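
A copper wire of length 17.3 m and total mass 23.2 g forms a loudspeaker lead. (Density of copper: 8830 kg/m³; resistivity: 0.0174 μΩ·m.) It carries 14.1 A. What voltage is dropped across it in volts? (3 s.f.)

ρ = 0.0174 μΩ·m = 1.74×10^-8 Ω·m
A = m/(density·L) = 0.0232/(8830×17.3) = 1.5187e-07 m²
R = ρL/A = (1.74×10^-8)(17.3)/(1.5187e-07) = 1.982 Ω
V = IR = 14.1 × 1.982 = 27.9 V

27.9 V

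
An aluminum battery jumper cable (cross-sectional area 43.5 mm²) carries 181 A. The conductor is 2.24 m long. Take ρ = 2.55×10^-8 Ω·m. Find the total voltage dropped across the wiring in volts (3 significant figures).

0.238 V

A = 43.5 mm² = 4.350e-05 m²
R = ρL/A = (2.55×10^-8)(2.24)/(4.350e-05) = 0.001313 Ω
V = IR = 181 × 0.001313 = 0.238 V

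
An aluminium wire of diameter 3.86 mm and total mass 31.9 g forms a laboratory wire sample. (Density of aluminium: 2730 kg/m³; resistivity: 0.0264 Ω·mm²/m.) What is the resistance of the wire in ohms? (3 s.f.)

ρ = 0.0264 Ω·mm²/m = 2.64×10^-8 Ω·m
A = π(d/2)² = π(1.9300e-03 m)² = 1.1702e-05 m²
L = m/(density·A) = 0.0319/(2730×1.1702e-05) = 0.9985 m
R = ρL/A = (2.64×10^-8)(0.9985)/(1.1702e-05) = 0.00225 Ω

0.00225 Ω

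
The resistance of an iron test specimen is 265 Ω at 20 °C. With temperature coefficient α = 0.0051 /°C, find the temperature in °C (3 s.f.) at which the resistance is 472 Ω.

173 °C

R = R₀(1 + α(T − T₀)) ⇒ T = T₀ + (R/R₀ − 1)/α
T = 20 + (472/265 − 1)/0.0051 = 20 + (0.7811)/0.0051 = 173 °C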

▶ _Task description_: Taking the entries above, please repeat each one exactly.

▶ _Worked solution_:
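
A copper wire of length 17.3 m and total mass 23.2 g forms a loudspeaker lead. (Density of copper: 8830 kg/m³; resistivity: 0.0174 μΩ·m.) It carries 14.1 A. What voltage is dropped across it in volts? (3 s.f.)

ρ = 0.0174 μΩ·m = 1.74×10^-8 Ω·m
A = m/(density·L) = 0.0232/(8830×17.3) = 1.5187e-07 m²
R = ρL/A = (1.74×10^-8)(17.3)/(1.5187e-07) = 1.982 Ω
V = IR = 14.1 × 1.982 = 27.9 V

27.9 V

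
An aluminum battery jumper cable (cross-sectional area 43.5 mm²) carries 181 A. The conductor is 2.24 m long. Take ρ = 2.55×10^-8 Ω·m. Find the total voltage dropped across the wiring in volts (3 significant figures).

0.238 V

A = 43.5 mm² = 4.350e-05 m²
R = ρL/A = (2.55×10^-8)(2.24)/(4.350e-05) = 0.001313 Ω
V = IR = 181 × 0.001313 = 0.238 V

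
An aluminium wire of diameter 3.86 mm and total mass 31.9 g forms a laboratory wire sample. (Density of aluminium: 2730 kg/m³; resistivity: 0.0264 Ω·mm²/m.) What is the resistance of the wire in ohms? (3 s.f.)

ρ = 0.0264 Ω·mm²/m = 2.64×10^-8 Ω·m
A = π(d/2)² = π(1.9300e-03 m)² = 1.1702e-05 m²
L = m/(density·A) = 0.0319/(2730×1.1702e-05) = 0.9985 m
R = ρL/A = (2.64×10^-8)(0.9985)/(1.1702e-05) = 0.00225 Ω

0.00225 Ω

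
The resistance of an iron test specimen is 265 Ω at 20 °C. With temperature coefficient α = 0.0051 /°C, find the temperature in °C (3 s.f.) at which the resistance is 472 Ω.

173 °C

R = R₀(1 + α(T − T₀)) ⇒ T = T₀ + (R/R₀ − 1)/α
T = 20 + (472/265 − 1)/0.0051 = 20 + (0.7811)/0.0051 = 173 °C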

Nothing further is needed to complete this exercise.